● Task brief: Count the lines in the records beneath this task that contain the string "imposes", then give the count by itself.
********************
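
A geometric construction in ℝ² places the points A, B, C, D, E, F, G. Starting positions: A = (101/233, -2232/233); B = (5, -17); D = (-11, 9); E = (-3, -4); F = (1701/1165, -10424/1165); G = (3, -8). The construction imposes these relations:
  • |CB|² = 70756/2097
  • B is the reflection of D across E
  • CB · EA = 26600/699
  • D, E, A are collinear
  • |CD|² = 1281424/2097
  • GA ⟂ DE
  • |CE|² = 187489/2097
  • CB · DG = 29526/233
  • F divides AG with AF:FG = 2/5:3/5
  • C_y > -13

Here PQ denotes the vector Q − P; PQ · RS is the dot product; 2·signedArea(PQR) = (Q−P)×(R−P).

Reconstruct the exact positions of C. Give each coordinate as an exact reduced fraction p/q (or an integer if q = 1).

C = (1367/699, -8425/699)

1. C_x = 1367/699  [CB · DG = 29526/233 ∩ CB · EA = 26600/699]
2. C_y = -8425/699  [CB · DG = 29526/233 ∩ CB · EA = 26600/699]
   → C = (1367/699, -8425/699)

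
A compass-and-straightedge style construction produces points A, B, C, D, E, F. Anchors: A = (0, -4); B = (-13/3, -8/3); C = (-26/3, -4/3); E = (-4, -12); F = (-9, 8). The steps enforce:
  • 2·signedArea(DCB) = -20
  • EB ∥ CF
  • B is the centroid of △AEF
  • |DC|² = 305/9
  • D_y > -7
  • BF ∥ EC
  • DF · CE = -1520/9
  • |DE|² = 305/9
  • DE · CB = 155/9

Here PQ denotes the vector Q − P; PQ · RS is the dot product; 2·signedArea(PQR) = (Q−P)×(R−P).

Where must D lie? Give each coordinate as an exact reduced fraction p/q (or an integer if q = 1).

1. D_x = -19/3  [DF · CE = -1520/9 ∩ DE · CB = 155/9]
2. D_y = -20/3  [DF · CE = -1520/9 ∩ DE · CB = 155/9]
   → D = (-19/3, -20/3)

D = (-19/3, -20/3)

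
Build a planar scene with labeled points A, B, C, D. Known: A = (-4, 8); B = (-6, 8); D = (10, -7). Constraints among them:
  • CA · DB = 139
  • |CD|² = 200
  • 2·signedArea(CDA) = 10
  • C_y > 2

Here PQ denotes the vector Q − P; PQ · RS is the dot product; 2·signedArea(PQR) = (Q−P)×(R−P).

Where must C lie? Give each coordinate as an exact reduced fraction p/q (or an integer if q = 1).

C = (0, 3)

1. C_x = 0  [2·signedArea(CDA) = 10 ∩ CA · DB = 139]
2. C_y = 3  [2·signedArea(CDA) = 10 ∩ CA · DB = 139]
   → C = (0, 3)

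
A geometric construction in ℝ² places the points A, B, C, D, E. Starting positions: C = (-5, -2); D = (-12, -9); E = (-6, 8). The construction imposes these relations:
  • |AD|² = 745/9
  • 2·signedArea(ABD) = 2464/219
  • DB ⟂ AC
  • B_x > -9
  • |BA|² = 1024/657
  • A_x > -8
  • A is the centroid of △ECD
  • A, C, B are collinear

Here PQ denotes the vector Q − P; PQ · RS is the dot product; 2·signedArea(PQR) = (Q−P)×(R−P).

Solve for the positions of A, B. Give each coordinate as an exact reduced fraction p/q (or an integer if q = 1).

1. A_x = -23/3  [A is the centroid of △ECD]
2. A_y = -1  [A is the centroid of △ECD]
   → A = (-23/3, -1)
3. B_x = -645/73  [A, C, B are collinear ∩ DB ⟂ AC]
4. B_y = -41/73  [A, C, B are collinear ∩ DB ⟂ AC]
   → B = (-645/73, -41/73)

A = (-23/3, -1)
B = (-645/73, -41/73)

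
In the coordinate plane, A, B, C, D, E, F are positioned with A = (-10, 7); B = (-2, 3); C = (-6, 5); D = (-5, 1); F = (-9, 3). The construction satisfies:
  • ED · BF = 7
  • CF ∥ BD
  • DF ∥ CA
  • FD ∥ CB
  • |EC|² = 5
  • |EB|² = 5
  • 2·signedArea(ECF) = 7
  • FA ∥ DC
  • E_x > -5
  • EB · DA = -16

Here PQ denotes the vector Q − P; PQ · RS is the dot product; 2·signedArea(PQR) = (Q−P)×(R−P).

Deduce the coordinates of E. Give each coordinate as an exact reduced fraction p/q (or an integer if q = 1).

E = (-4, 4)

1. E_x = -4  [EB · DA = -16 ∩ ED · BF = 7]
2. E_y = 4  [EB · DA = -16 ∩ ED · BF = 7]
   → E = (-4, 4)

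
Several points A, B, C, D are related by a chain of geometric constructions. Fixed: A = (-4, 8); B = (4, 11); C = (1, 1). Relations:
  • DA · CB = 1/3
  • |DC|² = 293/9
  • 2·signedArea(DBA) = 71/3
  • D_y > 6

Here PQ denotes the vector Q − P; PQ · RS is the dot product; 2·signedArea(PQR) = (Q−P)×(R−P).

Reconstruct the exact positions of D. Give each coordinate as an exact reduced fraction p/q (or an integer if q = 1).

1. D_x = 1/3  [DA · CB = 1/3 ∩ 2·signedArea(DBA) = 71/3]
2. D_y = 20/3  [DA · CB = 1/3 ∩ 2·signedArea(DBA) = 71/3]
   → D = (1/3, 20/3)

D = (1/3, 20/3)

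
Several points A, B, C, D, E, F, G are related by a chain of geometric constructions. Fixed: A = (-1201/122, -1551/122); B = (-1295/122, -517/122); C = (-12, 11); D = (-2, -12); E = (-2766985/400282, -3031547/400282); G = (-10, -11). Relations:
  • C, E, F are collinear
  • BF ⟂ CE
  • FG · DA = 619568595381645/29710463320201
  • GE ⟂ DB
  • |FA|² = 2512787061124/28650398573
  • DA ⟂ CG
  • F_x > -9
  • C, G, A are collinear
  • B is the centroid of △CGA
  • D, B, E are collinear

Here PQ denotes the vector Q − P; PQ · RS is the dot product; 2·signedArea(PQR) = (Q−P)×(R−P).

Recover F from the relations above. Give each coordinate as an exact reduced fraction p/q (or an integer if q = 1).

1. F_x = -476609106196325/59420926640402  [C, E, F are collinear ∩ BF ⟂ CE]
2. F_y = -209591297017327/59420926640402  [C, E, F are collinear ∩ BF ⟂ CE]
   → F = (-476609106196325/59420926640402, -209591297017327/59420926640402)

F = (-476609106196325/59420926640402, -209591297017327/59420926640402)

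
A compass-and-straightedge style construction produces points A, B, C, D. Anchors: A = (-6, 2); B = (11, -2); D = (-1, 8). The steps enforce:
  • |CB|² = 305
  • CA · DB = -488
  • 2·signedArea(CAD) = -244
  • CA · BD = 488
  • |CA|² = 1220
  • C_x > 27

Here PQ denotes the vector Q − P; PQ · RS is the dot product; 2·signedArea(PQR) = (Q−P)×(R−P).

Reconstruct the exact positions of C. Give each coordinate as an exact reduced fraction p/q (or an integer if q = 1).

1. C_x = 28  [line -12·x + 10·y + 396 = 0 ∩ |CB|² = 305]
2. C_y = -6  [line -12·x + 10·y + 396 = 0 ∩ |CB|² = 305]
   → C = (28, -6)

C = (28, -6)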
********************
● Written solution: 2